■ **What is required**:
What you print must match the data line for line.

■ **Study material**:
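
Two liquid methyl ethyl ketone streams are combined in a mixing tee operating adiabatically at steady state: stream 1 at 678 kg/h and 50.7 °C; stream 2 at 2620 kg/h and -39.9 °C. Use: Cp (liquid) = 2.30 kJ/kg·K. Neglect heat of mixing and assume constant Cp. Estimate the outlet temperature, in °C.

T_out = -21.3 °C

Energy balance with Q = 0: Σ ṁᵢCp,ᵢ(T_out − Tᵢ) = 0
Σ ṁᵢCp,ᵢTᵢ = 678×2.30×50.7 + 2620×2.30×-39.9 = -161380
Σ ṁᵢCp,ᵢ = 678×2.30 + 2620×2.30 = 7585.4
T_out = -161380 / 7585.4 = -21.275 °C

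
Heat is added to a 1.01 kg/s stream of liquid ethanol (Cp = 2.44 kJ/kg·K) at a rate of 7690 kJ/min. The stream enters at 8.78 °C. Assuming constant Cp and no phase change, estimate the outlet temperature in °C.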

■ **Answer to the problem**:
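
Two liquid methyl ethyl ketone streams are combined in a mixing tee operating adiabatically at steady state: stream 1 at 678 kg/h and 50.7 °C; stream 2 at 2620 kg/h and -39.9 °C. Use: Cp (liquid) = 2.30 kJ/kg·K. Neglect heat of mixing and assume constant Cp. Estimate the outlet temperature, in °C.

T_out = -21.3 °C

Energy balance with Q = 0: Σ ṁᵢCp,ᵢ(T_out − Tᵢ) = 0
Σ ṁᵢCp,ᵢTᵢ = 678×2.30×50.7 + 2620×2.30×-39.9 = -161380
Σ ṁᵢCp,ᵢ = 678×2.30 + 2620×2.30 = 7585.4
T_out = -161380 / 7585.4 = -21.275 °C

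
Heat is added to a 1.01 kg/s stream of liquid ethanol (Cp = 2.44 kJ/kg·K) at a rate of 7690 kJ/min. The stream enters at 8.78 °C. Assuming constant Cp and no phase change, estimate the outlet temperature in °C.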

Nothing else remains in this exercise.